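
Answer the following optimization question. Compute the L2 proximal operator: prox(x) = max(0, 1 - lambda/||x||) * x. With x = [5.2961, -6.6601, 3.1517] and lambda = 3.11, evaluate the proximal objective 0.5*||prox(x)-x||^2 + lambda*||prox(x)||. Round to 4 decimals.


Step 1: Compute ||x||.
||x|| = 9.0741
Step 2: Compute scaling factor.
scale = max(0, 1 - 3.11/9.0741) = 0.6573
Step 3: prox(x) = [3.4809, -4.3775, 2.0715]
||prox(x)|| = 5.9641
Step 4: Proximal objective.
0.5*||prox-x||^2 = 4.8361
lambda*||prox|| = 18.5484
Total = 23.3843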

What to work on :: The records above are to be copied in full, exactly as written.

Result below ::
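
Answer the following optimization question. Compute the L2 proximal operator: prox(x) = max(0, 1 - lambda/||x||) * x. With x = [5.2961, -6.6601, 3.1517] and lambda = 3.11, evaluate the proximal objective 0.5*||prox(x)-x||^2 + lambda*||prox(x)||. Round to 4 decimals.


Step 1: Compute ||x||.
||x|| = 9.0741
Step 2: Compute scaling factor.
scale = max(0, 1 - 3.11/9.0741) = 0.6573
Step 3: prox(x) = [3.4809, -4.3775, 2.0715]
||prox(x)|| = 5.9641
Step 4: Proximal objective.
0.5*||prox-x||^2 = 4.8361
lambda*||prox|| = 18.5484
Total = 23.3843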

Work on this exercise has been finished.